[Items from a dataset]
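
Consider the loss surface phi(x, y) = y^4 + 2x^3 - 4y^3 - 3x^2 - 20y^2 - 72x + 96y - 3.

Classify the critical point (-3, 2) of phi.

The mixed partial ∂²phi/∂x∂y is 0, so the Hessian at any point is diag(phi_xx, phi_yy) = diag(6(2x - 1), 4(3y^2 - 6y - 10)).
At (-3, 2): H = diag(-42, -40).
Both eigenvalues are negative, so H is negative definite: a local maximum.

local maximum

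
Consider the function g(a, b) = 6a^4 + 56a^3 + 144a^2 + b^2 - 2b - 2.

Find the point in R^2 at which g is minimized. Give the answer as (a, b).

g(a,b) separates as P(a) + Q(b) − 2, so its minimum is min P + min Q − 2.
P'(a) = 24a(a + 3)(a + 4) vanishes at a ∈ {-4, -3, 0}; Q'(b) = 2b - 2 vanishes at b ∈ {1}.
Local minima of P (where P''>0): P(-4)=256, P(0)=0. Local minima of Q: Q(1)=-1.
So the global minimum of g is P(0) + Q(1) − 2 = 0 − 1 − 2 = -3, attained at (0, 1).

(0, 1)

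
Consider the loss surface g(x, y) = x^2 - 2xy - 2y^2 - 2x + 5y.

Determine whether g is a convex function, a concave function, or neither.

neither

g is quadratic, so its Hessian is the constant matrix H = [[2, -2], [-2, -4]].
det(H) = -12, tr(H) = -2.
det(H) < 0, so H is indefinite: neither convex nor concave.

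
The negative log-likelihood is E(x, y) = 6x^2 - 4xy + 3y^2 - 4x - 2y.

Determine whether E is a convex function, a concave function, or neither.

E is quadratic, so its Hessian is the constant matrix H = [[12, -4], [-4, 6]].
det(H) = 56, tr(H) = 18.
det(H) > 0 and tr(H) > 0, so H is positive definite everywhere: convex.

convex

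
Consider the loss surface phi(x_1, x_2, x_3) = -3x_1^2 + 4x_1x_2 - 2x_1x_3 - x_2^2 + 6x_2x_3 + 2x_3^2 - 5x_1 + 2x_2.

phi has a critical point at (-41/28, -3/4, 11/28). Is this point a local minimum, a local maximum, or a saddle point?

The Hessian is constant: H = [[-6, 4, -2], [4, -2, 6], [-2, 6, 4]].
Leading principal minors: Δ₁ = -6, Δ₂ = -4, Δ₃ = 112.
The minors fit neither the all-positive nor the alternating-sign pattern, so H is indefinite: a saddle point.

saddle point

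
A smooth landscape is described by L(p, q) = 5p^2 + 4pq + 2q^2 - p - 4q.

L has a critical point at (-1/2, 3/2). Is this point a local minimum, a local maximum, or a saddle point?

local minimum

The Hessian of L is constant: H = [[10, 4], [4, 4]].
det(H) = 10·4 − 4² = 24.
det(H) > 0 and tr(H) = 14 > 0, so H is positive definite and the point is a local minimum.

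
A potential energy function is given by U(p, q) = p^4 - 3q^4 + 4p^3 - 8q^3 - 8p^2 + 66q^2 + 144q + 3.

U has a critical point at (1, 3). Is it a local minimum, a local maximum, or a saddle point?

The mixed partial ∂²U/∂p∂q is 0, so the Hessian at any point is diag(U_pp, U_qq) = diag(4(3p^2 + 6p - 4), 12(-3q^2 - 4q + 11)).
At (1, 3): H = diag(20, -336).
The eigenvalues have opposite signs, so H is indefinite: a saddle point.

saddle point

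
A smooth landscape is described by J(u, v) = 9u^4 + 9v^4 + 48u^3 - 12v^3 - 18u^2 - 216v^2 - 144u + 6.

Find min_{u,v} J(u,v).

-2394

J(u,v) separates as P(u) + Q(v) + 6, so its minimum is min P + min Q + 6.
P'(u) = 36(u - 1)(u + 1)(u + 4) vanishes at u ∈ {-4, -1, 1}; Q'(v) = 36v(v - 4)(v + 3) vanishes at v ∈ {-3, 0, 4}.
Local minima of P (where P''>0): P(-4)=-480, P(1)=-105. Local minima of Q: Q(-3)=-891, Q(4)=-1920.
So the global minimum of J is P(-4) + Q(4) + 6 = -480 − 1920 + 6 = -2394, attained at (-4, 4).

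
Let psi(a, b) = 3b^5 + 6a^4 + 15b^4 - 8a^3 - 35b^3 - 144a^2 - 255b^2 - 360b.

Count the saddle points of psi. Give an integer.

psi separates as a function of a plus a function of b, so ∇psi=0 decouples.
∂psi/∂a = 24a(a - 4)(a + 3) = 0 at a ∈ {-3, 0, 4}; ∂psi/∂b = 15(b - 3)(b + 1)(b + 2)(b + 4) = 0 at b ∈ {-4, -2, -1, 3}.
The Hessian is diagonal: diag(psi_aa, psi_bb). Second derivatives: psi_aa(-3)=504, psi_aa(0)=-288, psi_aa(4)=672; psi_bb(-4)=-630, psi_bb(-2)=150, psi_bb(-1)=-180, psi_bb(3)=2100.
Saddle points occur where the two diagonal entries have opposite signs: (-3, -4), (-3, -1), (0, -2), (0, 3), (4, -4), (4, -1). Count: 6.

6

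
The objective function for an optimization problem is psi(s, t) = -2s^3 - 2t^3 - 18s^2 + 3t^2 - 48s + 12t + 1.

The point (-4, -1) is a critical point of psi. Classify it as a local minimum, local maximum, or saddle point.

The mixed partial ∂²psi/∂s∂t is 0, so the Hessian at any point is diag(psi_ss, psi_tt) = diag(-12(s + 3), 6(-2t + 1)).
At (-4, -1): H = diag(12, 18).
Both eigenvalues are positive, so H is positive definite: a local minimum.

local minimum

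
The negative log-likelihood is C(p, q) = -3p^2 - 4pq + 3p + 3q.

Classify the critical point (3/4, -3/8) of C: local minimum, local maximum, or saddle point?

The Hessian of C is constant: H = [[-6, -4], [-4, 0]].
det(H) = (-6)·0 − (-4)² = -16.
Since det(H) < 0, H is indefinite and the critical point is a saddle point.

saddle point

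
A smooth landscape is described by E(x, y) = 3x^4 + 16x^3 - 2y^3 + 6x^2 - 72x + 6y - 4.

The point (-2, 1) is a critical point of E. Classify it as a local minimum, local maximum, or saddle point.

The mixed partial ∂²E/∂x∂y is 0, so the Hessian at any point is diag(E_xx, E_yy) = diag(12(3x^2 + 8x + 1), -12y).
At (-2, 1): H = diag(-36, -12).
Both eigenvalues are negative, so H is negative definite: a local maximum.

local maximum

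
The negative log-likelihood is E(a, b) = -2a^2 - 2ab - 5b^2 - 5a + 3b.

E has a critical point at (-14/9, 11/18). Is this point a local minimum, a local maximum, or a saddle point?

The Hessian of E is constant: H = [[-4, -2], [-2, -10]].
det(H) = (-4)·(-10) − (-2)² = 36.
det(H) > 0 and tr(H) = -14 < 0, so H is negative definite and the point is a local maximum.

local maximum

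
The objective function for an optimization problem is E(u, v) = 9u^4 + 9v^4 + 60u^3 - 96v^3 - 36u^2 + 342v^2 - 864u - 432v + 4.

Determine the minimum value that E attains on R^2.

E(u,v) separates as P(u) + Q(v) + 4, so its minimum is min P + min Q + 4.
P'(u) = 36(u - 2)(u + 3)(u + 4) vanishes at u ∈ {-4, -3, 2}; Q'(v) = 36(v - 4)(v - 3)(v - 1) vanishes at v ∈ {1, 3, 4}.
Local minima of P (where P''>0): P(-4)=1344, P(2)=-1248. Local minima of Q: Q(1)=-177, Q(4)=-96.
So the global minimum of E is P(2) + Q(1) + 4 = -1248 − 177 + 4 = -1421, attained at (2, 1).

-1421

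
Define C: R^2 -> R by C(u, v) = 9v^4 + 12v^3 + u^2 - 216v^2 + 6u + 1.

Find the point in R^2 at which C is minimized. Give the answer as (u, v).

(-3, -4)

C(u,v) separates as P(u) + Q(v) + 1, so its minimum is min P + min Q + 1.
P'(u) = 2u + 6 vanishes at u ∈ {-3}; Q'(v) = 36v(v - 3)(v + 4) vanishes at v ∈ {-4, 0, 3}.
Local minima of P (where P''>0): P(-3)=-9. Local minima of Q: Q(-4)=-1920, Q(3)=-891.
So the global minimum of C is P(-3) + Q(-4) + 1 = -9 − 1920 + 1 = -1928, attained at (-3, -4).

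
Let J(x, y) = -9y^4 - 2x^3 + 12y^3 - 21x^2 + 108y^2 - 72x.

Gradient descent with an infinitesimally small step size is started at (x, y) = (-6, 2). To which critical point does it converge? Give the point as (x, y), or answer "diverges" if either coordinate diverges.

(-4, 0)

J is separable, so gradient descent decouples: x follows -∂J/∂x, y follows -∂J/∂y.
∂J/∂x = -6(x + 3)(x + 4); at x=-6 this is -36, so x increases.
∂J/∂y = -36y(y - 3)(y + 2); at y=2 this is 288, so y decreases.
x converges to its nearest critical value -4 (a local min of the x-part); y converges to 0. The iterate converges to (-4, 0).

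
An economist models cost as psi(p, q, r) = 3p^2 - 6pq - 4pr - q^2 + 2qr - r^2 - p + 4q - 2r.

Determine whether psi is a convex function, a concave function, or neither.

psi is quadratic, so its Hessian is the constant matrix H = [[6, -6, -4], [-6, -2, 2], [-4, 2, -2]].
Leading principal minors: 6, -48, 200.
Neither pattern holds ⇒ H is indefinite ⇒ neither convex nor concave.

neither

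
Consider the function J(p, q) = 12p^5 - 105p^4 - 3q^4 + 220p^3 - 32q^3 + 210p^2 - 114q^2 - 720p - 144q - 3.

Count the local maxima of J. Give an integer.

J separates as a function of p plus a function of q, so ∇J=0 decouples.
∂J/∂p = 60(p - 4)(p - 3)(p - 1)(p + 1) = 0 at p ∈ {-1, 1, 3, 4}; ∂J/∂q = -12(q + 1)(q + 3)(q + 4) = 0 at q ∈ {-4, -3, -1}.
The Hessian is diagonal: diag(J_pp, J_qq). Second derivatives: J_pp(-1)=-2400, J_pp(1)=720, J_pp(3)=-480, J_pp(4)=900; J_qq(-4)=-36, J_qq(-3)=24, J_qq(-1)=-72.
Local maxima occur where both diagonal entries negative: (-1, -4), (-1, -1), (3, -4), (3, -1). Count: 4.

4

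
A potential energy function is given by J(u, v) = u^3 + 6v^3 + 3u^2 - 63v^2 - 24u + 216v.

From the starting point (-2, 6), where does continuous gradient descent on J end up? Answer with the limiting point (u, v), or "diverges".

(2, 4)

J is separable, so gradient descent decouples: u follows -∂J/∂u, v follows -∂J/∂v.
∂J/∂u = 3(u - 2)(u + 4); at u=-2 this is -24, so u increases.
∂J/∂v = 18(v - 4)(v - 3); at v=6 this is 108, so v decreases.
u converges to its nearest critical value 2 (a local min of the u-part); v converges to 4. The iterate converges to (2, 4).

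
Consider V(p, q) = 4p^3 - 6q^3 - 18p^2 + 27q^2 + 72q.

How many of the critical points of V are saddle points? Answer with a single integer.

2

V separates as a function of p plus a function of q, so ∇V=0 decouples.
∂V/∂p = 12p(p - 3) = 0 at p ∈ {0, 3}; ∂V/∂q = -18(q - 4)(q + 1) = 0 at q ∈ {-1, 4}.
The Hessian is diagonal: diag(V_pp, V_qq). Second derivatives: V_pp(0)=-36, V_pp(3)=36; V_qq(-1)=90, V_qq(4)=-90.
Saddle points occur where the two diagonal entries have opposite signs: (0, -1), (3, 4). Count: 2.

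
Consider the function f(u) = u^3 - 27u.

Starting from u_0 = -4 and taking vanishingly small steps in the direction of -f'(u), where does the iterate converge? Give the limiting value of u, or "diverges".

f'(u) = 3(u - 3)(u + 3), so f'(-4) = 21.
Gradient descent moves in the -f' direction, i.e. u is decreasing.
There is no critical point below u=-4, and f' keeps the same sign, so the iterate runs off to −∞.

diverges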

---

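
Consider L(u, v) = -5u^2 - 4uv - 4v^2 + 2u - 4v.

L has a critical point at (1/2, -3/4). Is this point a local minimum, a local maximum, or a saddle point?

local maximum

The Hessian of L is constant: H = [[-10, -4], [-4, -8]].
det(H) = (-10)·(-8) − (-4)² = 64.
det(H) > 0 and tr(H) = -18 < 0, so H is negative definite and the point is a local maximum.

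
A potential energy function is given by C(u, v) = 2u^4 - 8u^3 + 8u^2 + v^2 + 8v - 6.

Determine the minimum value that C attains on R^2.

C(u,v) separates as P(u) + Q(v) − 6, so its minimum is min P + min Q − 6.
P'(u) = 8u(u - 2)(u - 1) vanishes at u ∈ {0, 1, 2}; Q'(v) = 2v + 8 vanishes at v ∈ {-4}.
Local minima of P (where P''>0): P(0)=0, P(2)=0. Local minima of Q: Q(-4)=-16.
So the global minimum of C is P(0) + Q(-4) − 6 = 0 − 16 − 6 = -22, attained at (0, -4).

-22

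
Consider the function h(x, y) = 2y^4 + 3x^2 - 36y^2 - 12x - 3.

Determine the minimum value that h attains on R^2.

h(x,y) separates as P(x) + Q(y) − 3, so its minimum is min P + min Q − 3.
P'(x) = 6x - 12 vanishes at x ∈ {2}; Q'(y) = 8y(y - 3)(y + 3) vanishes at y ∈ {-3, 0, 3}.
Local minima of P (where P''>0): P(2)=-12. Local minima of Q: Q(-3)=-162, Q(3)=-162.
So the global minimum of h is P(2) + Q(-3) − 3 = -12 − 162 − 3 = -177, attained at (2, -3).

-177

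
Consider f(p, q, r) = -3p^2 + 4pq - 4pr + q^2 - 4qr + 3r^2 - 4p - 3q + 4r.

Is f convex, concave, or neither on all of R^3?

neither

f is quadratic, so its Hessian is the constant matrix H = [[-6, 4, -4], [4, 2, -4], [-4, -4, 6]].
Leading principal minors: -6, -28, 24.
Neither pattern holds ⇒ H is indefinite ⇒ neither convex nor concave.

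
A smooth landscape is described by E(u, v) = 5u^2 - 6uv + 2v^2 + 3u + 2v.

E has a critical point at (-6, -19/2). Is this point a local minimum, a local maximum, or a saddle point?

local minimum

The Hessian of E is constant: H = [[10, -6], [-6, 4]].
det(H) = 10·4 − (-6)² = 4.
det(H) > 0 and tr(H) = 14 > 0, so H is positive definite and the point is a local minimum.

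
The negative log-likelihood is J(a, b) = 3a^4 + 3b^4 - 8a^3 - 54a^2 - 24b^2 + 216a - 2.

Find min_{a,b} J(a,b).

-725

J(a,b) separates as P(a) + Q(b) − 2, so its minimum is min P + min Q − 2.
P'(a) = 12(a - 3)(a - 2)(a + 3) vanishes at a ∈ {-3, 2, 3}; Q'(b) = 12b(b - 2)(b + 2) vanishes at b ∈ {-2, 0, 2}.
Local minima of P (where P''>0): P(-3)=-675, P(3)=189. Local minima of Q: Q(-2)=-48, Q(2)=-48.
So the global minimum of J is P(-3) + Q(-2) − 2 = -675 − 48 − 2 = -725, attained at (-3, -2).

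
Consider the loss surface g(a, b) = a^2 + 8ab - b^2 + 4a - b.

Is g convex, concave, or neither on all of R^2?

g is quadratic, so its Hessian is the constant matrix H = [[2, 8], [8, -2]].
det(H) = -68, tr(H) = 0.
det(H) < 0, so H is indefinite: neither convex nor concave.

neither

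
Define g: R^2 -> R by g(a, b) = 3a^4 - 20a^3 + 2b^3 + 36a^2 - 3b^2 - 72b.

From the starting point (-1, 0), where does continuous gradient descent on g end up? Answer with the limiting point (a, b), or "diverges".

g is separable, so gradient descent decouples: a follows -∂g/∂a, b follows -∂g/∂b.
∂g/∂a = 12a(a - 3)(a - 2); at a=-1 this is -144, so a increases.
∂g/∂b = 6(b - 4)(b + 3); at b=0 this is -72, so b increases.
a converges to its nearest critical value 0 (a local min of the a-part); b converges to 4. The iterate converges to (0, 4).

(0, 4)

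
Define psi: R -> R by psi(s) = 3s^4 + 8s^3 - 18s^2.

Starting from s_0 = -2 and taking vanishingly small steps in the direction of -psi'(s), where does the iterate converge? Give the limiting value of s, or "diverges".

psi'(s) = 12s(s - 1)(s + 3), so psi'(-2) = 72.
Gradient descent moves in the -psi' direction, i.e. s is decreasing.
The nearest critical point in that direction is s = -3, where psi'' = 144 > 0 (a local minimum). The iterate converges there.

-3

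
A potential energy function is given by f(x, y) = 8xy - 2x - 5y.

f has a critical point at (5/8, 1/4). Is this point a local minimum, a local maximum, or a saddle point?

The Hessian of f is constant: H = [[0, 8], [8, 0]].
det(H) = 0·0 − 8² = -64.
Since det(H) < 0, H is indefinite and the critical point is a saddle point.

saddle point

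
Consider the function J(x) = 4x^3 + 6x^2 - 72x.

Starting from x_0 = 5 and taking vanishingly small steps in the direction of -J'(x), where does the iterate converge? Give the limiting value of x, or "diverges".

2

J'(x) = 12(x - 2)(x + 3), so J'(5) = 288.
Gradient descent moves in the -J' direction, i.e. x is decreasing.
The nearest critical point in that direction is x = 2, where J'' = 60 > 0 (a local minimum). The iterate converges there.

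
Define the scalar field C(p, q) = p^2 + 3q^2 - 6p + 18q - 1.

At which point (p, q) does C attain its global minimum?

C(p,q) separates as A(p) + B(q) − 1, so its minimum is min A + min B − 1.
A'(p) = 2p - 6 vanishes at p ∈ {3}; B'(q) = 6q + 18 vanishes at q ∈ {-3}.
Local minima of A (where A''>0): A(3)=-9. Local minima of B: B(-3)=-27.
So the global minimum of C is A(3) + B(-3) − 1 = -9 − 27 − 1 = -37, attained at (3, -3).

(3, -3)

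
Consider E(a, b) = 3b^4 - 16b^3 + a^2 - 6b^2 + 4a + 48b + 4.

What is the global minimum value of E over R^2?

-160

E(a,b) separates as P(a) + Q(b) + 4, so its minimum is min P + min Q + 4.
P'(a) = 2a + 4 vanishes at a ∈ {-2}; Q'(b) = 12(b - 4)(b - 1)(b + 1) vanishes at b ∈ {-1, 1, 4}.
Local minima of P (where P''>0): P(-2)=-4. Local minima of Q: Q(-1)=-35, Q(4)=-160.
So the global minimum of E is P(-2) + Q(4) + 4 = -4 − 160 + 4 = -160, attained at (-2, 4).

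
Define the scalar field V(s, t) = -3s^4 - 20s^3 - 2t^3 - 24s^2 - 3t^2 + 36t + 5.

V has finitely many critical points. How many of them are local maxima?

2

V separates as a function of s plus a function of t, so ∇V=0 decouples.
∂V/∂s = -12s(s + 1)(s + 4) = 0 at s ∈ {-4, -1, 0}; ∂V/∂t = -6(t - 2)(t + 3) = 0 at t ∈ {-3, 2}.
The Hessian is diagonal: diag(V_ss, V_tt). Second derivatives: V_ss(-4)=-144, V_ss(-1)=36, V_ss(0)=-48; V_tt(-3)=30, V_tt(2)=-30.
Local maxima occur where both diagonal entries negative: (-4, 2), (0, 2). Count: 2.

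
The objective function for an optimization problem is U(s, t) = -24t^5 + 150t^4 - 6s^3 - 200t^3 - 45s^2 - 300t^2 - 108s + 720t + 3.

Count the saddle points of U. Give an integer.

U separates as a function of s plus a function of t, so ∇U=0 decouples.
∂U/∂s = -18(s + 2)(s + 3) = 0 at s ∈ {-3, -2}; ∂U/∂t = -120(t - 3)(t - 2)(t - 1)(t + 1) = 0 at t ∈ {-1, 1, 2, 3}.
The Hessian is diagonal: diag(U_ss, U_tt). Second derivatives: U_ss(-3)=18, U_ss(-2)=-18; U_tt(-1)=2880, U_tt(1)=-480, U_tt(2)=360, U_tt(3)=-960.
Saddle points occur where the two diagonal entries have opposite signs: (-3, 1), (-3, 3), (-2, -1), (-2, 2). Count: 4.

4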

• **About this exercise**
Begin with the line above that has "Consider the loss surface phi(x, y)" and continue through the line that has "Consider the loss surface g(x, y)", setting each one down exactly. Stop there.

• **Answer section**
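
Consider the loss surface phi(x, y) = y^4 + 2x^3 - 4y^3 - 3x^2 - 20y^2 - 72x + 96y - 3.

Classify the critical point (-3, 2) of phi.

The mixed partial ∂²phi/∂x∂y is 0, so the Hessian at any point is diag(phi_xx, phi_yy) = diag(6(2x - 1), 4(3y^2 - 6y - 10)).
At (-3, 2): H = diag(-42, -40).
Both eigenvalues are negative, so H is negative definite: a local maximum.

local maximum

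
Consider the function g(a, b) = 6a^4 + 56a^3 + 144a^2 + b^2 - 2b - 2.

Find the point in R^2 at which g is minimized. Give the answer as (a, b).

g(a,b) separates as P(a) + Q(b) − 2, so its minimum is min P + min Q − 2.
P'(a) = 24a(a + 3)(a + 4) vanishes at a ∈ {-4, -3, 0}; Q'(b) = 2b - 2 vanishes at b ∈ {1}.
Local minima of P (where P''>0): P(-4)=256, P(0)=0. Local minima of Q: Q(1)=-1.
So the global minimum of g is P(0) + Q(1) − 2 = 0 − 1 − 2 = -3, attained at (0, 1).

(0, 1)

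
Consider the loss surface g(x, y) = x^2 - 2xy - 2y^2 - 2x + 5y.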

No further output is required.